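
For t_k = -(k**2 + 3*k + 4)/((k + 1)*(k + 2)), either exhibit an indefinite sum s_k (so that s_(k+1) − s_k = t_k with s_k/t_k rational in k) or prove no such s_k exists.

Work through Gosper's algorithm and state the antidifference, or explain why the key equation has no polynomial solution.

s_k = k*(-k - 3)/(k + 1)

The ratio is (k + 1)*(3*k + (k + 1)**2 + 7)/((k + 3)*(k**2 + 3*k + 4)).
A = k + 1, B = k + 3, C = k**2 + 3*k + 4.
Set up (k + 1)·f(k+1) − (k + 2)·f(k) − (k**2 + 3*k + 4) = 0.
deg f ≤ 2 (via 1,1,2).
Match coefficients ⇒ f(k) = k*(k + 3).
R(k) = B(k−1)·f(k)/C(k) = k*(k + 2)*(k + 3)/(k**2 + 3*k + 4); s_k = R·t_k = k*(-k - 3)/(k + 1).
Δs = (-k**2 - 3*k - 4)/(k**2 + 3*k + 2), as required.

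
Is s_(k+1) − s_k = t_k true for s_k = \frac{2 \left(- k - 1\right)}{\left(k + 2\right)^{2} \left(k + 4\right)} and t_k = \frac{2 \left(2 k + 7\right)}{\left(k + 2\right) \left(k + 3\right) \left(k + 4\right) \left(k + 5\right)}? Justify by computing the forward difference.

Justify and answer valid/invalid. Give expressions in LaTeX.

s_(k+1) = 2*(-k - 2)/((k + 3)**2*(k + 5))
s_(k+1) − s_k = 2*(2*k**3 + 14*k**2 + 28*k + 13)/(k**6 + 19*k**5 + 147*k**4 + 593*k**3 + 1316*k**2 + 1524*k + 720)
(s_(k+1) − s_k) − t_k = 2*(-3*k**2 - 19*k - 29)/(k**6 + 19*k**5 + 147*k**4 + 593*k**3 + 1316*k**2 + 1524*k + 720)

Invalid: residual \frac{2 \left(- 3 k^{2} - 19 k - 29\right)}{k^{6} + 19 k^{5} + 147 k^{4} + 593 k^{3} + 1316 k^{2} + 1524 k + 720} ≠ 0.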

---

- **Work required**:
Exactly as given, repeat every record above.

- **Answer box**:
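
For t_k = -(k**2 + 3*k + 4)/((k + 1)*(k + 2)), either exhibit an indefinite sum s_k (so that s_(k+1) − s_k = t_k with s_k/t_k rational in k) or prove no such s_k exists.

Work through Gosper's algorithm and state the antidifference, or explain why the key equation has no polynomial solution.

s_k = k*(-k - 3)/(k + 1)

The ratio is (k + 1)*(3*k + (k + 1)**2 + 7)/((k + 3)*(k**2 + 3*k + 4)).
A = k + 1, B = k + 3, C = k**2 + 3*k + 4.
Set up (k + 1)·f(k+1) − (k + 2)·f(k) − (k**2 + 3*k + 4) = 0.
deg f ≤ 2 (via 1,1,2).
Match coefficients ⇒ f(k) = k*(k + 3).
R(k) = B(k−1)·f(k)/C(k) = k*(k + 2)*(k + 3)/(k**2 + 3*k + 4); s_k = R·t_k = k*(-k - 3)/(k + 1).
Δs = (-k**2 - 3*k - 4)/(k**2 + 3*k + 2), as required.

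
Is s_(k+1) − s_k = t_k true for s_k = \frac{2 \left(- k - 1\right)}{\left(k + 2\right)^{2} \left(k + 4\right)} and t_k = \frac{2 \left(2 k + 7\right)}{\left(k + 2\right) \left(k + 3\right) \left(k + 4\right) \left(k + 5\right)}? Justify by computing the forward difference.

Justify and answer valid/invalid. Give expressions in LaTeX.

s_(k+1) = 2*(-k - 2)/((k + 3)**2*(k + 5))
s_(k+1) − s_k = 2*(2*k**3 + 14*k**2 + 28*k + 13)/(k**6 + 19*k**5 + 147*k**4 + 593*k**3 + 1316*k**2 + 1524*k + 720)
(s_(k+1) − s_k) − t_k = 2*(-3*k**2 - 19*k - 29)/(k**6 + 19*k**5 + 147*k**4 + 593*k**3 + 1316*k**2 + 1524*k + 720)

Invalid: residual \frac{2 \left(- 3 k^{2} - 19 k - 29\right)}{k^{6} + 19 k^{5} + 147 k^{4} + 593 k^{3} + 1316 k^{2} + 1524 k + 720} ≠ 0.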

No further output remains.